> [Your instructions]:
The required output is the line containing "A chronicle records" followed by every line after it to the end of the listing, each written out exactly.

> [Exercise inputs]:
____________________
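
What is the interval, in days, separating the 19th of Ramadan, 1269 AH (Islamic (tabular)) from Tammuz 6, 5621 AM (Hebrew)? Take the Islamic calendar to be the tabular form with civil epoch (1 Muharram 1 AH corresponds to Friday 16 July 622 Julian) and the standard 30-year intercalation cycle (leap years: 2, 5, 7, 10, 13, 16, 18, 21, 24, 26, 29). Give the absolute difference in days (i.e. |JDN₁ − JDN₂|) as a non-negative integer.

2910

JDN of the first date = 2398031.
JDN of the second date = 2400941.
|2400941 − 2398031| = 2910.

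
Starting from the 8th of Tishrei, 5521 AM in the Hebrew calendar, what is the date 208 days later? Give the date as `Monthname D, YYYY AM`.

Nisan 10, 5521 AM

Counting 208 days forward from JDN 2364148 reaches JDN 2364356, which is Nisan 10, 5521 AM.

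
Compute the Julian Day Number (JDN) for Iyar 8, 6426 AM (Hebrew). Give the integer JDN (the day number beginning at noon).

Equivalently 5 May 2666 (Gregorian).
JDN 2299161 is 15 October 1582 CE (Gregorian); the target day is +395760 days from there, so JDN = 2694921.

2694921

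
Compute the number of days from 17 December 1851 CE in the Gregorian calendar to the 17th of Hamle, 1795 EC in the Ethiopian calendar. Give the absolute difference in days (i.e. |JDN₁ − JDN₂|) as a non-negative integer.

17679

JDN of the first date = 2397474.
JDN of the second date = 2379795.
|2379795 − 2397474| = 17679.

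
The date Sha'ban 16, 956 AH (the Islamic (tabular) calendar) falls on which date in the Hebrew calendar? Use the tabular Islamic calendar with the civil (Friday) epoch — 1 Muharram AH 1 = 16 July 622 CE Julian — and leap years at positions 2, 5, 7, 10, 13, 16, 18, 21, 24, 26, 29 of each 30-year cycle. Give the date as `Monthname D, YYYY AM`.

The source date corresponds to 19 September 1549 in the proleptic Gregorian calendar (JDN 2287082).
That day falls on 16 Elul 5309 AM in the Hebrew calendar.

Elul 16, 5309 AM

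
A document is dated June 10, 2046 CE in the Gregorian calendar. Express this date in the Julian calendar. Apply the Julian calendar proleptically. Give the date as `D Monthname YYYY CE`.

28 May 2046 CE

At this point the Julian calendar is 13 days behind the Gregorian.
10 June 2046 Gregorian − 13 days → 28 May 2046 Julian.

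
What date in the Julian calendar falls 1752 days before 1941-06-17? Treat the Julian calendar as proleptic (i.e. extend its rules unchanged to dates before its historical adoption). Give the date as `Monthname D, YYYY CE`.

The starting date is JDN 2430176; 2430176 − 1752 = 2428424.
JDN 2428424 corresponds to August 30, 1936 CE.

August 30, 1936 CE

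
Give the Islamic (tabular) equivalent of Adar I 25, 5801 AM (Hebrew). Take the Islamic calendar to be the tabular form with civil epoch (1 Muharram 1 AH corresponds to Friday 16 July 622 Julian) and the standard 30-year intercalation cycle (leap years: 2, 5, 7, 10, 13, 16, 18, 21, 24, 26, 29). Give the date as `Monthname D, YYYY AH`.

Safar 24, 1463 AH

Both dates share Julian Day Number 2466577; in the tabular Islamic calendar that is 24 Safar 1463 AH.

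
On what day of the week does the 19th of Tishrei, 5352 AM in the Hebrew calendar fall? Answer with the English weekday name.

Monday

This is JDN 2302440 (7 October 1591 Gregorian).
Since JDN mod 7 = 0 (0 = Monday), the day is Monday.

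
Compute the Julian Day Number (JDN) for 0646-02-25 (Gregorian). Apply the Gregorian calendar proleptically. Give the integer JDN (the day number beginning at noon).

1957062

JDN 2299161 is 15 October 1582 CE (Gregorian); the target day is −342099 days from there, so JDN = 1957062.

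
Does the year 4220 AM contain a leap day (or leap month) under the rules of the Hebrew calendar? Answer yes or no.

Hebrew year 4220 is year 2 of its 19-year Metonic cycle; leap years are at positions 3, 6, 8, 11, 14, 17, 19, so it is a common year (12 months).

no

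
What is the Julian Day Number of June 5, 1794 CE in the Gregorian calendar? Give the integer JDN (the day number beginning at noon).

2376461

JDN 2451545 is 1 January 2000 CE (Gregorian); the target day is −75084 days from there, so JDN = 2376461.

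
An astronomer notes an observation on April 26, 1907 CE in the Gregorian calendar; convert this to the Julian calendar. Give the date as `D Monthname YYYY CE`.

13 April 1907 CE

The Julian–Gregorian offset here is 13 days (Julian trailing).
26 April 1907 Gregorian − 13 days → 13 April 1907 Julian.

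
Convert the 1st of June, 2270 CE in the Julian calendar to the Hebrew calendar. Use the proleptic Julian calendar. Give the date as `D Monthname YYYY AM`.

26 Sivan 6030 AM

Both dates share Julian Day Number 2550327; in the Hebrew calendar that is 26 Sivan 6030 AM.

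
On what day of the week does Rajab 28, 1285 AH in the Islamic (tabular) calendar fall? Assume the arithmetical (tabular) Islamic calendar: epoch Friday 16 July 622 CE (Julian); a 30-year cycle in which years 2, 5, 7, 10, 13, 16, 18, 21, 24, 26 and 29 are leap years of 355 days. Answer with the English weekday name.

In the Gregorian calendar this is 14 November 1868 (JDN 2403651).
2403651 ≡ 5 (mod 7); counting from Monday = 0 gives Saturday.

Saturday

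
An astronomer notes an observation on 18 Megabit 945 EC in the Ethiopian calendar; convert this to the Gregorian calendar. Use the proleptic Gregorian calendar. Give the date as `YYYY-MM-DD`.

0953-03-19

Both dates share Julian Day Number 2069214; in the Gregorian calendar that is 19 March 953 CE.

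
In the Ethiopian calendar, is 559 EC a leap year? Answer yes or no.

yes

559 mod 4 = 3; in the Ethiopian calendar a year is leap when year mod 4 = 3, so it is a leap year.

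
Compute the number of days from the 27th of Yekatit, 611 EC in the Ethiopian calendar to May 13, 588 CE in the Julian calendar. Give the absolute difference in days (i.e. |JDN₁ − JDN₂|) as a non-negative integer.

JDN of the first date = 1947199.
JDN of the second date = 1935958.
|1935958 − 1947199| = 11241.

11241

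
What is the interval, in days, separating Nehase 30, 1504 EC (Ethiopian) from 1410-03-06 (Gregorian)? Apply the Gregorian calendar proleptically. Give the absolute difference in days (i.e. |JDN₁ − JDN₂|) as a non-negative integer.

37435

First date → JDN 2273551; second date → JDN 2236116.
The interval is |2273551 − 2236116| = 37435 days.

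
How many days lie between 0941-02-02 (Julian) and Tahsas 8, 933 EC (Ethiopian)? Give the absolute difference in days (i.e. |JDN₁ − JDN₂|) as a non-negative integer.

60

JDN of the first date = 2064791.
JDN of the second date = 2064731.
|2064731 − 2064791| = 60.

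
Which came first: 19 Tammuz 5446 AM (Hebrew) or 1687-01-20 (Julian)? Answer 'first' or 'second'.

First date → JDN 2337051; second date → JDN 2337254.
JDN 2337051 < JDN 2337254, so the first date is earlier.

first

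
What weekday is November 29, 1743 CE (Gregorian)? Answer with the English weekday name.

Friday

JDN 2358010 mod 7 = 4, and JDN 0 was a Monday, so this is a Friday.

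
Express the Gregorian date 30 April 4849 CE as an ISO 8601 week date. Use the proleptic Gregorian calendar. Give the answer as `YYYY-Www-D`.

The weekday is Friday (ISO weekday 5).
That Friday belongs to ISO week 17 of ISO year 4849.

4849-W17-5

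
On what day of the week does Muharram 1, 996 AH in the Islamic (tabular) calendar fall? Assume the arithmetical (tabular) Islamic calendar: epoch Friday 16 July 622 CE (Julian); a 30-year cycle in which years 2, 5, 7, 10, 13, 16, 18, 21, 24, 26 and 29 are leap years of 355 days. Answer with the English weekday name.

Wednesday

In the Gregorian calendar this is 2 December 1587 (JDN 2301035).
2301035 ≡ 2 (mod 7); counting from Monday = 0 gives Wednesday.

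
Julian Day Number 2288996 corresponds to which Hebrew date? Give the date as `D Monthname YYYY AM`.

12 Tevet 5315 AM

The proleptic Gregorian equivalent of JDN 2288996 is 16 December 1554.
In the Hebrew calendar that day is 12 Tevet 5315 AM.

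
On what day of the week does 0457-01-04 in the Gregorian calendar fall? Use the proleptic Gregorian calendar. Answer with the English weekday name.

Since JDN mod 7 = 3 (0 = Monday), the day is Thursday.

Thursday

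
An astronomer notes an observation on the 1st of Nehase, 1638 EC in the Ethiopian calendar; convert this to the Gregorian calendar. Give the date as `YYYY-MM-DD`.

Julian Day Number of the source date = 2322465.
Converting JDN 2322465 to the Gregorian calendar gives 4 August 1646 CE.

1646-08-04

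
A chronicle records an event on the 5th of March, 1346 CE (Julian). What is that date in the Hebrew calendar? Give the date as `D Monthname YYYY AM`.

10 Adar II 5106 AM

Both dates share Julian Day Number 2212748; in the Hebrew calendar that is 10 Adar II 5106 AM.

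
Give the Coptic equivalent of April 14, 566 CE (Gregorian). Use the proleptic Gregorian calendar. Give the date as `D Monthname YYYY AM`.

17 Parmouti 282 AM

Julian Day Number of the source date = 1927891.
Converting JDN 1927891 to the Coptic calendar gives 17 Parmouti 282 AM.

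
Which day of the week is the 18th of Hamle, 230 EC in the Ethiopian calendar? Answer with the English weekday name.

This is JDN 1808180 (12 July 238 Gregorian).
1808180 ≡ 3 (mod 7); counting from Monday = 0 gives Thursday.

Thursday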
____________________
> [Your response]:
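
A chronicle records an event on the 5th of March, 1346 CE (Julian). What is that date in the Hebrew calendar? Give the date as `D Monthname YYYY AM`.

10 Adar II 5106 AM

Both dates share Julian Day Number 2212748; in the Hebrew calendar that is 10 Adar II 5106 AM.

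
Give the Coptic equivalent of April 14, 566 CE (Gregorian). Use the proleptic Gregorian calendar. Give the date as `D Monthname YYYY AM`.

17 Parmouti 282 AM

Julian Day Number of the source date = 1927891.
Converting JDN 1927891 to the Coptic calendar gives 17 Parmouti 282 AM.

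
Which day of the week is the 18th of Hamle, 230 EC in the Ethiopian calendar? Answer with the English weekday name.

This is JDN 1808180 (12 July 238 Gregorian).
1808180 ≡ 3 (mod 7); counting from Monday = 0 gives Thursday.

Thursday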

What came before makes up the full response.